━━━ Supplied records
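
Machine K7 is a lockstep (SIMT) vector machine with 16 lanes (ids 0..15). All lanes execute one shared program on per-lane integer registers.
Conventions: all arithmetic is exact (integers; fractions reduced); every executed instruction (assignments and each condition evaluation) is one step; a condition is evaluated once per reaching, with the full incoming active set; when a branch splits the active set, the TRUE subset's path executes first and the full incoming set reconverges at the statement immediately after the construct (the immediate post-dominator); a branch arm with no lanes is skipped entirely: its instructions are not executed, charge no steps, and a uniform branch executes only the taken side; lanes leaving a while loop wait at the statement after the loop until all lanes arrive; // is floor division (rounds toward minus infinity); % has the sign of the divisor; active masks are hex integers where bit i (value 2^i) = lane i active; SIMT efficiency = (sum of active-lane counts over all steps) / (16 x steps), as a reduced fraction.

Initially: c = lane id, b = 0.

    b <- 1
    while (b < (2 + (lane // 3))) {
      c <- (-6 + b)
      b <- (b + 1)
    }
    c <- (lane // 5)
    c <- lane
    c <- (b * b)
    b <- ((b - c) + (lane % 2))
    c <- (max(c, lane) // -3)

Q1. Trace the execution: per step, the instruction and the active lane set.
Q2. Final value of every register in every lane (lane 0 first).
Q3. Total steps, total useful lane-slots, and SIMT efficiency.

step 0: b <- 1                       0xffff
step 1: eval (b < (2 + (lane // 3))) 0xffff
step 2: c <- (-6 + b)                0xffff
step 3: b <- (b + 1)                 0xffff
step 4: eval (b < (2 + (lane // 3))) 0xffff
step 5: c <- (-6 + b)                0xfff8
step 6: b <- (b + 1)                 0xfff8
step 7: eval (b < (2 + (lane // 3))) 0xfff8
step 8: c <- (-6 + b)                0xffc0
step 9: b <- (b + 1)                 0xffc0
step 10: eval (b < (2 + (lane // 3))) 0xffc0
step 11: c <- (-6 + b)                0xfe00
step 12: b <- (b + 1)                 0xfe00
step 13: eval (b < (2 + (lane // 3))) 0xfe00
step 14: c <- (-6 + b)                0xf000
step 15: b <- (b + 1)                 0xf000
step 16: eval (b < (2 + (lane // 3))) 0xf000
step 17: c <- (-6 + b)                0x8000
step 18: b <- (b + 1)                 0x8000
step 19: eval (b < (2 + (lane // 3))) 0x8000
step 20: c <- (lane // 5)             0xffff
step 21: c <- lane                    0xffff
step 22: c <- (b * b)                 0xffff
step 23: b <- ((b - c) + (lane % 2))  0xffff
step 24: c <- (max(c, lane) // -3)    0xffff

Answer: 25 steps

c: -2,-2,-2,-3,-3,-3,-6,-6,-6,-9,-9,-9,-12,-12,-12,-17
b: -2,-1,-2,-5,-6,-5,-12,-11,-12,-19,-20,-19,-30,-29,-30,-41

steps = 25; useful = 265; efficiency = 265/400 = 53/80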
━━━━━━
━━━ Supplied records
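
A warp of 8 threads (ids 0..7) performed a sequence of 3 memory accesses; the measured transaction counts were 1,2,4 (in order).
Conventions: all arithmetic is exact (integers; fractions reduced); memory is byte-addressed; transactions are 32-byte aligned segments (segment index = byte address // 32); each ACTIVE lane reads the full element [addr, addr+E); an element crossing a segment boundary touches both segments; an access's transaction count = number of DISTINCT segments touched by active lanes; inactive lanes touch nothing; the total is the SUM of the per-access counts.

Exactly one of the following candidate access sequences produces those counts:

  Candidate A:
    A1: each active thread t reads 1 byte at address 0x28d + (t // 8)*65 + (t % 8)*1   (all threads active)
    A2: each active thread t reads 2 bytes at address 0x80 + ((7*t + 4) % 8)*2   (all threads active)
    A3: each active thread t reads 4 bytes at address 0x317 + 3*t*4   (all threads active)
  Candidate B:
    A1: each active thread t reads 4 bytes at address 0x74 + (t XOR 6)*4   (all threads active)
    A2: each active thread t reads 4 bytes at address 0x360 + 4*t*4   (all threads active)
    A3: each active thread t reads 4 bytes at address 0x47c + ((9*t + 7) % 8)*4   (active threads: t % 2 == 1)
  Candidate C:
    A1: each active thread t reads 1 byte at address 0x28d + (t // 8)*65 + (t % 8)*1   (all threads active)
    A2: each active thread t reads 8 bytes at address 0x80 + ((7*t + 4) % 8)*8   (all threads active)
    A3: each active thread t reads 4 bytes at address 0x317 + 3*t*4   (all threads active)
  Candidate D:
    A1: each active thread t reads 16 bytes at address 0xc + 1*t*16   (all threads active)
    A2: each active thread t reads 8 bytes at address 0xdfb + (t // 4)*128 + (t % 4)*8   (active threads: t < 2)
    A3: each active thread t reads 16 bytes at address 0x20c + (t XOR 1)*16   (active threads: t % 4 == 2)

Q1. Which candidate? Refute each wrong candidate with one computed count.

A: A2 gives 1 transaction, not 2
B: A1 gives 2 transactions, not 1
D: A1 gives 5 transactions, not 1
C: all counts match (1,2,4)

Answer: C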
━━━━━━
Beginning at the line above that contains "Machine K7 is", return each line exactly through the line that contains "Q2. Final value", and no others.

**Task output:**
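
Machine K7 is a lockstep (SIMT) vector machine with 16 lanes (ids 0..15). All lanes execute one shared program on per-lane integer registers.
Conventions: all arithmetic is exact (integers; fractions reduced); every executed instruction (assignments and each condition evaluation) is one step; a condition is evaluated once per reaching, with the full incoming active set; when a branch splits the active set, the TRUE subset's path executes first and the full incoming set reconverges at the statement immediately after the construct (the immediate post-dominator); a branch arm with no lanes is skipped entirely: its instructions are not executed, charge no steps, and a uniform branch executes only the taken side; lanes leaving a while loop wait at the statement after the loop until all lanes arrive; // is floor division (rounds toward minus infinity); % has the sign of the divisor; active masks are hex integers where bit i (value 2^i) = lane i active; SIMT efficiency = (sum of active-lane counts over all steps) / (16 x steps), as a reduced fraction.

Initially: c = lane id, b = 0.

    b <- 1
    while (b < (2 + (lane // 3))) {
      c <- (-6 + b)
      b <- (b + 1)
    }
    c <- (lane // 5)
    c <- lane
    c <- (b * b)
    b <- ((b - c) + (lane % 2))
    c <- (max(c, lane) // -3)

Q1. Trace the execution: per step, the instruction and the active lane set.
Q2. Final value of every register in every lane (lane 0 first).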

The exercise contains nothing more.